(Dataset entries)
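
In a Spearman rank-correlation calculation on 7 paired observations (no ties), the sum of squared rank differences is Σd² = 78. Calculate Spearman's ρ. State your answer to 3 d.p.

ρ = 1 − 6Σd² / [n(n²−1)] = 1 − 6×78 / (7×48)
  = 1 − 468/336 = 1 − 1.3929 ≈ -0.393

-0.393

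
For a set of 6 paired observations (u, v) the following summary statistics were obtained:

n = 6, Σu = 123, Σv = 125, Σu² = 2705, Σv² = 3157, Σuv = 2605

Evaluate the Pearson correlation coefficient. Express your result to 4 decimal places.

r = (nΣuv − ΣuΣv) / √[(nΣu² − (Σu)²)(nΣv² − (Σv)²)]
Numerator: 6×2605 − 123×125 = 255
Denominator: √[(16230 − 15129)(18942 − 15625)] = √[1101 × 3317] = 1911.0251
r = 255 / 1911.0251 ≈ 0.1334

0.1334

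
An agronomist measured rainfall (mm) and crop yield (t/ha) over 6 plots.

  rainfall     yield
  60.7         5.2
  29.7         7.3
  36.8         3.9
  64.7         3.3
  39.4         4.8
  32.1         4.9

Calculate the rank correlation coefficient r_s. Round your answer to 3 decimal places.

-0.600

Rank rainfall: 5, 1, 3, 6, 4, 2
Rank yield: 5, 6, 2, 1, 3, 4
d = rank(rainfall) − rank(yield): 0, -5, 1, 5, 1, -2; Σd² = 56
ρ = 1 − 6Σd² / [n(n²−1)] = 1 − 6×56 / (6×35) = 1 − 336/210 ≈ -0.600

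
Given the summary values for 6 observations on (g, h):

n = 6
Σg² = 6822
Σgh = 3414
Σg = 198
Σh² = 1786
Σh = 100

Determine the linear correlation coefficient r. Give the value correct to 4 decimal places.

r = (nΣgh − ΣgΣh) / √[(nΣg² − (Σg)²)(nΣh² − (Σh)²)]
Numerator: 6×3414 − 198×100 = 684
Denominator: √[(40932 − 39204)(10716 − 10000)] = √[1728 × 716] = 1112.3165
r = 684 / 1112.3165 ≈ 0.6149

0.6149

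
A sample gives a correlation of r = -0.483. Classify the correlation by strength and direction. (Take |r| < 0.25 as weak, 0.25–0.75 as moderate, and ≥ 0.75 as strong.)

r = -0.483 < 0 so the relationship is negative.
|r| = 0.483, which falls in the moderate range.

moderate negative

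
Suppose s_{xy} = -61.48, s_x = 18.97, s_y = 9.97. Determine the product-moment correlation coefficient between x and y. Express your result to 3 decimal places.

r = Cov(x,y) / (s_x · s_y) = -61.48 / (18.97 × 9.97)
  = -61.48 / 189.1309 ≈ -0.325

-0.325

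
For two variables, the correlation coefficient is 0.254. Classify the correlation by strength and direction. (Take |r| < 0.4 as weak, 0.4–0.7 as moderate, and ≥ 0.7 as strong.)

weak positive

r = 0.254 > 0 so the relationship is positive.
|r| = 0.254, which falls in the weak range.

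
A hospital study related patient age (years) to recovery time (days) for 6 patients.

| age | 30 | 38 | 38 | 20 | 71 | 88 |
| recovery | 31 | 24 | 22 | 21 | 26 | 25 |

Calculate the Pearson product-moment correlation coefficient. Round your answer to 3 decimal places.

n = 6, Σx = 285, Σy = 149, Σx² = 16973, Σy² = 3763, Σxy = 7144
nΣxy − ΣxΣy = 42864 − 42465 = 399
nΣx² − (Σx)² = 101838 − 81225 = 20613; nΣy² − (Σy)² = 22578 − 22201 = 377
r = 399 / √(20613 × 377) = 399 / 2787.6695 ≈ 0.143

0.143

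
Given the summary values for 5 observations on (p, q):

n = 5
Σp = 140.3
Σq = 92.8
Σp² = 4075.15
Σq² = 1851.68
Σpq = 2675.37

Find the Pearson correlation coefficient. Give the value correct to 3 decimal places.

0.534

r = (nΣpq − ΣpΣq) / √[(nΣp² − (Σp)²)(nΣq² − (Σq)²)]
Numerator: 5×2675.37 − 140.3×92.8 = 357.01
Denominator: √[(20375.75 − 19684.09)(9258.4 − 8611.84)] = √[691.66 × 646.56] = 668.7299
r = 357.01 / 668.7299 ≈ 0.534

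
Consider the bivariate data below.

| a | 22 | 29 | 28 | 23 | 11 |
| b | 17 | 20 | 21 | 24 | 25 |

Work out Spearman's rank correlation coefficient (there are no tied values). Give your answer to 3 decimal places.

Rank a: 2, 5, 4, 3, 1
Rank b: 1, 2, 3, 4, 5
d = rank(a) − rank(b): 1, 3, 1, -1, -4; Σd² = 28
ρ = 1 − 6Σd² / [n(n²−1)] = 1 − 6×28 / (5×24) = 1 − 168/120 ≈ -0.400

-0.400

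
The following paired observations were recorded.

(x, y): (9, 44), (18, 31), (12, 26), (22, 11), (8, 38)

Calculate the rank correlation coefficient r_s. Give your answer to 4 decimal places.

-0.8000

Rank x: 2, 4, 3, 5, 1
Rank y: 5, 3, 2, 1, 4
d = rank(x) − rank(y): -3, 1, 1, 4, -3; Σd² = 36
ρ = 1 − 6Σd² / [n(n²−1)] = 1 − 6×36 / (5×24) = 1 − 216/120 ≈ -0.8000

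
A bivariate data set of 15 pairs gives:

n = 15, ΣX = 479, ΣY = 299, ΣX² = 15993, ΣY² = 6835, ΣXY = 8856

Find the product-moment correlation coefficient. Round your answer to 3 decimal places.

r = (nΣXY − ΣXΣY) / √[(nΣX² − (ΣX)²)(nΣY² − (ΣY)²)]
Numerator: 15×8856 − 479×299 = -10381
Denominator: √[(239895 − 229441)(102525 − 89401)] = √[10454 × 13124] = 11713.1676
r = -10381 / 11713.1676 ≈ -0.886

-0.886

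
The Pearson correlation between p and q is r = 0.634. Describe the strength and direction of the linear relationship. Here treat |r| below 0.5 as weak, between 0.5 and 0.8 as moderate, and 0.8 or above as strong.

moderate positive

r = 0.634 > 0 so the relationship is positive.
|r| = 0.634, which falls in the moderate range.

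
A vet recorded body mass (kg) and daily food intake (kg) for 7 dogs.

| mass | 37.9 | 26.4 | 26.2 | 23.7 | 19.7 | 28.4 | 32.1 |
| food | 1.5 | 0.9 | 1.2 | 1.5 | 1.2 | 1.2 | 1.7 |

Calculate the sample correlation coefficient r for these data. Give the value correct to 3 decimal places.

0.465

n = 7, Σx = 194.4, Σy = 9.2, Σx² = 5606.56, Σy² = 12.52, Σxy = 259.89
nΣxy − ΣxΣy = 1819.23 − 1788.48 = 30.75
nΣx² − (Σx)² = 39245.92 − 37791.36 = 1454.56; nΣy² − (Σy)² = 87.64 − 84.64 = 3
r = 30.75 / √(1454.56 × 3) = 30.75 / 66.0582 ≈ 0.465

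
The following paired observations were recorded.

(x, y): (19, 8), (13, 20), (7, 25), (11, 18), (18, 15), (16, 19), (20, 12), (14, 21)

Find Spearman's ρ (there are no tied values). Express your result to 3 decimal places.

-0.810

Rank x: 7, 3, 1, 2, 6, 5, 8, 4
Rank y: 1, 6, 8, 4, 3, 5, 2, 7
d = rank(x) − rank(y): 6, -3, -7, -2, 3, 0, 6, -3; Σd² = 152
ρ = 1 − 6Σd² / [n(n²−1)] = 1 − 6×152 / (8×63) = 1 − 912/504 ≈ -0.810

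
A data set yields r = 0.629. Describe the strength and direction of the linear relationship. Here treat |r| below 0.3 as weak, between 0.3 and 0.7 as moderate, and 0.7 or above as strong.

moderate positive

r = 0.629 > 0 so the relationship is positive.
|r| = 0.629, which falls in the moderate range.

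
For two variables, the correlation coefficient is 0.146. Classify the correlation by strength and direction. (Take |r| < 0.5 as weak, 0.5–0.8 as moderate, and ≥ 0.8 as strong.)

r = 0.146 > 0 so the relationship is positive.
|r| = 0.146, which falls in the weak range.

weak positive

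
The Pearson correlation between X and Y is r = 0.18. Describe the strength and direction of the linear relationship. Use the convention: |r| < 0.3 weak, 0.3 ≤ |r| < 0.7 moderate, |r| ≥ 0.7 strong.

weak positive

r = 0.18 > 0 so the relationship is positive.
|r| = 0.18, which falls in the weak range.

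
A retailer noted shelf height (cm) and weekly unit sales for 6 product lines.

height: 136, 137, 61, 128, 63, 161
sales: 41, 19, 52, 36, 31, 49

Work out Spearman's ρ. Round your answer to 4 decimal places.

Rank height: 4, 5, 1, 3, 2, 6
Rank sales: 4, 1, 6, 3, 2, 5
d = rank(height) − rank(sales): 0, 4, -5, 0, 0, 1; Σd² = 42
ρ = 1 − 6Σd² / [n(n²−1)] = 1 − 6×42 / (6×35) = 1 − 252/210 ≈ -0.2000

-0.2000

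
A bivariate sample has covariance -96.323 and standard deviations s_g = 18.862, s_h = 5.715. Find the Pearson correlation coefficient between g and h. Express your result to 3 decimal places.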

= Exercise goal =
Give back, word for word, only the lines above from the line holding "Given the summary values for 5" to the line holding "n = 15, ΣX = 479, ΣY", both included.

= Your solution =
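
Given the summary values for 5 observations on (p, q):

n = 5
Σp = 140.3
Σq = 92.8
Σp² = 4075.15
Σq² = 1851.68
Σpq = 2675.37

Find the Pearson correlation coefficient. Give the value correct to 3 decimal places.

0.534

r = (nΣpq − ΣpΣq) / √[(nΣp² − (Σp)²)(nΣq² − (Σq)²)]
Numerator: 5×2675.37 − 140.3×92.8 = 357.01
Denominator: √[(20375.75 − 19684.09)(9258.4 − 8611.84)] = √[691.66 × 646.56] = 668.7299
r = 357.01 / 668.7299 ≈ 0.534

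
Consider the bivariate data below.

| a | 22 | 29 | 28 | 23 | 11 |
| b | 17 | 20 | 21 | 24 | 25 |

Work out Spearman's rank correlation coefficient (there are no tied values). Give your answer to 3 decimal places.

Rank a: 2, 5, 4, 3, 1
Rank b: 1, 2, 3, 4, 5
d = rank(a) − rank(b): 1, 3, 1, -1, -4; Σd² = 28
ρ = 1 − 6Σd² / [n(n²−1)] = 1 − 6×28 / (5×24) = 1 − 168/120 ≈ -0.400

-0.400

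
The following paired observations were recorded.

(x, y): (9, 44), (18, 31), (12, 26), (22, 11), (8, 38)

Calculate the rank correlation coefficient r_s. Give your answer to 4 decimal places.

-0.8000

Rank x: 2, 4, 3, 5, 1
Rank y: 5, 3, 2, 1, 4
d = rank(x) − rank(y): -3, 1, 1, 4, -3; Σd² = 36
ρ = 1 − 6Σd² / [n(n²−1)] = 1 − 6×36 / (5×24) = 1 − 216/120 ≈ -0.8000

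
A bivariate data set of 15 pairs gives:

n = 15, ΣX = 479, ΣY = 299, ΣX² = 15993, ΣY² = 6835, ΣXY = 8856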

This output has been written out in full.